'''

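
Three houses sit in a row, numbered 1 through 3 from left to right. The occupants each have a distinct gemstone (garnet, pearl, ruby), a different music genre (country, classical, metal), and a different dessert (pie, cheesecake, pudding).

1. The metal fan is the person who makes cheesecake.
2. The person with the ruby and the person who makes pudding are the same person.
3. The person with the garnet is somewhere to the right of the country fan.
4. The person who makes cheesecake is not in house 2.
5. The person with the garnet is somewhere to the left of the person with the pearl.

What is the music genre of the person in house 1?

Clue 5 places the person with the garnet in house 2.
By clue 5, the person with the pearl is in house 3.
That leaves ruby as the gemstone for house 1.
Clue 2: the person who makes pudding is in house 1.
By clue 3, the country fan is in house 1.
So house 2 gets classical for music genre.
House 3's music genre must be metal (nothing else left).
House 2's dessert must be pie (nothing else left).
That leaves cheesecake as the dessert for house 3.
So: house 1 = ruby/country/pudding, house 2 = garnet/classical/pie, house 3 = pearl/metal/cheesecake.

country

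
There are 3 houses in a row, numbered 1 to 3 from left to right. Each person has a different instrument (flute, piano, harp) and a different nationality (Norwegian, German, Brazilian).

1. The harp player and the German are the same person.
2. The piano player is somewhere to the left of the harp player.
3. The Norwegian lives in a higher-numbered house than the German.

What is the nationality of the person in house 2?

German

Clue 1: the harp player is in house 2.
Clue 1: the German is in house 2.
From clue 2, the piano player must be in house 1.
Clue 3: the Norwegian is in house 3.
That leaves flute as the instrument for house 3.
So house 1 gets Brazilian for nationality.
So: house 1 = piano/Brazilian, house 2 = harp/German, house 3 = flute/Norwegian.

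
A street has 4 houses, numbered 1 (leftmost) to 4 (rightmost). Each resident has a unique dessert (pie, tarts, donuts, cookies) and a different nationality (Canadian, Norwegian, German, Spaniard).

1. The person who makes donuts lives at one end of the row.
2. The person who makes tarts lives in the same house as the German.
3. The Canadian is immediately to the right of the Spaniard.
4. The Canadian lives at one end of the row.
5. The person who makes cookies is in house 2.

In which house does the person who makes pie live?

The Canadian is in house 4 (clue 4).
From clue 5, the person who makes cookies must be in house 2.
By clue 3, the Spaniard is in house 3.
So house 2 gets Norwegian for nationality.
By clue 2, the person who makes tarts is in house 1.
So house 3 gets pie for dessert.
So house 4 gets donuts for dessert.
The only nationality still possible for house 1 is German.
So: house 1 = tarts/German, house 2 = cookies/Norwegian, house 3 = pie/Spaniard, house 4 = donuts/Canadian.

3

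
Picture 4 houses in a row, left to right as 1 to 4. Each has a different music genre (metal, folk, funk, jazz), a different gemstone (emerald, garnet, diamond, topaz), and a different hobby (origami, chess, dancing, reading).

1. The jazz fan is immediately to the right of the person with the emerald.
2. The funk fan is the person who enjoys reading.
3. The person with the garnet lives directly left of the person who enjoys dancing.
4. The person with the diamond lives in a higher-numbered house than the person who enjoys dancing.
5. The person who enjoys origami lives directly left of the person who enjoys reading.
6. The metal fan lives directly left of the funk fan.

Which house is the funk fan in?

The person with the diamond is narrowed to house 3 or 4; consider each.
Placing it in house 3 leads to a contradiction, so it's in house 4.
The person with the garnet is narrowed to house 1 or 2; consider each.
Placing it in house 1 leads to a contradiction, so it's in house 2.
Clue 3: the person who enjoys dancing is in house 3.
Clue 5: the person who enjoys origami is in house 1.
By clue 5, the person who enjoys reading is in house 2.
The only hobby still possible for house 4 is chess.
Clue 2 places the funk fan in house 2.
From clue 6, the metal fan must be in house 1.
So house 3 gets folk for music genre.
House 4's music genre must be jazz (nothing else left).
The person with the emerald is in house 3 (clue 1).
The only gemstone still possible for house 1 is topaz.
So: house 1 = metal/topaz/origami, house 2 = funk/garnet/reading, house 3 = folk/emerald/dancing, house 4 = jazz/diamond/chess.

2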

'''

Exercise instructions: Print the data in full. Match it exactly.

Exercise output:
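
Three houses sit in a row, numbered 1 through 3 from left to right. The occupants each have a distinct gemstone (garnet, pearl, ruby), a different music genre (country, classical, metal), and a different dessert (pie, cheesecake, pudding).

1. The metal fan is the person who makes cheesecake.
2. The person with the ruby and the person who makes pudding are the same person.
3. The person with the garnet is somewhere to the right of the country fan.
4. The person who makes cheesecake is not in house 2.
5. The person with the garnet is somewhere to the left of the person with the pearl.

What is the music genre of the person in house 1?

Clue 5 places the person with the garnet in house 2.
By clue 5, the person with the pearl is in house 3.
That leaves ruby as the gemstone for house 1.
Clue 2: the person who makes pudding is in house 1.
By clue 3, the country fan is in house 1.
So house 2 gets classical for music genre.
House 3's music genre must be metal (nothing else left).
House 2's dessert must be pie (nothing else left).
That leaves cheesecake as the dessert for house 3.
So: house 1 = ruby/country/pudding, house 2 = garnet/classical/pie, house 3 = pearl/metal/cheesecake.

country

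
There are 3 houses in a row, numbered 1 to 3 from left to right. Each person has a different instrument (flute, piano, harp) and a different nationality (Norwegian, German, Brazilian).

1. The harp player and the German are the same person.
2. The piano player is somewhere to the left of the harp player.
3. The Norwegian lives in a higher-numbered house than the German.

What is the nationality of the person in house 2?

German

Clue 1: the harp player is in house 2.
Clue 1: the German is in house 2.
From clue 2, the piano player must be in house 1.
Clue 3: the Norwegian is in house 3.
That leaves flute as the instrument for house 3.
So house 1 gets Brazilian for nationality.
So: house 1 = piano/Brazilian, house 2 = harp/German, house 3 = flute/Norwegian.

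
A street has 4 houses, numbered 1 (leftmost) to 4 (rightmost). Each resident has a unique dessert (pie, tarts, donuts, cookies) and a different nationality (Canadian, Norwegian, German, Spaniard).

1. The person who makes donuts lives at one end of the row.
2. The person who makes tarts lives in the same house as the German.
3. The Canadian is immediately to the right of the Spaniard.
4. The Canadian lives at one end of the row.
5. The person who makes cookies is in house 2.

In which house does the person who makes pie live?

The Canadian is in house 4 (clue 4).
From clue 5, the person who makes cookies must be in house 2.
By clue 3, the Spaniard is in house 3.
So house 2 gets Norwegian for nationality.
By clue 2, the person who makes tarts is in house 1.
So house 3 gets pie for dessert.
So house 4 gets donuts for dessert.
The only nationality still possible for house 1 is German.
So: house 1 = tarts/German, house 2 = cookies/Norwegian, house 3 = pie/Spaniard, house 4 = donuts/Canadian.

3

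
Picture 4 houses in a row, left to right as 1 to 4. Each has a different music genre (metal, folk, funk, jazz), a different gemstone (emerald, garnet, diamond, topaz), and a different hobby (origami, chess, dancing, reading).

1. The jazz fan is immediately to the right of the person with the emerald.
2. The funk fan is the person who enjoys reading.
3. The person with the garnet lives directly left of the person who enjoys dancing.
4. The person with the diamond lives in a higher-numbered house than the person who enjoys dancing.
5. The person who enjoys origami lives directly left of the person who enjoys reading.
6. The metal fan lives directly left of the funk fan.

Which house is the funk fan in?

The person with the diamond is narrowed to house 3 or 4; consider each.
Placing it in house 3 leads to a contradiction, so it's in house 4.
The person with the garnet is narrowed to house 1 or 2; consider each.
Placing it in house 1 leads to a contradiction, so it's in house 2.
Clue 3: the person who enjoys dancing is in house 3.
Clue 5: the person who enjoys origami is in house 1.
By clue 5, the person who enjoys reading is in house 2.
The only hobby still possible for house 4 is chess.
Clue 2 places the funk fan in house 2.
From clue 6, the metal fan must be in house 1.
So house 3 gets folk for music genre.
House 4's music genre must be jazz (nothing else left).
The person with the emerald is in house 3 (clue 1).
The only gemstone still possible for house 1 is topaz.
So: house 1 = metal/topaz/origami, house 2 = funk/garnet/reading, house 3 = folk/emerald/dancing, house 4 = jazz/diamond/chess.

2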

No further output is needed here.